**DATASET CONTENT**
——————

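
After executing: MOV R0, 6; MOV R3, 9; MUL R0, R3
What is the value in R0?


Register state trace:
  MOV R0, 6  → R0 = 6
  MOV R3, 9  → R3 = 9
  MUL R0, R3  → R0 = 6 * 9 = 54
Final: R0 = 54

54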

——————

**TASK TO COMPLETE**
Please print the material again in full, exactly as it is.

**OUTPUT**
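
After executing: MOV R0, 6; MOV R3, 9; MUL R0, R3
What is the value in R0?


Register state trace:
  MOV R0, 6  → R0 = 6
  MOV R3, 9  → R3 = 9
  MUL R0, R3  → R0 = 6 * 9 = 54
Final: R0 = 54

54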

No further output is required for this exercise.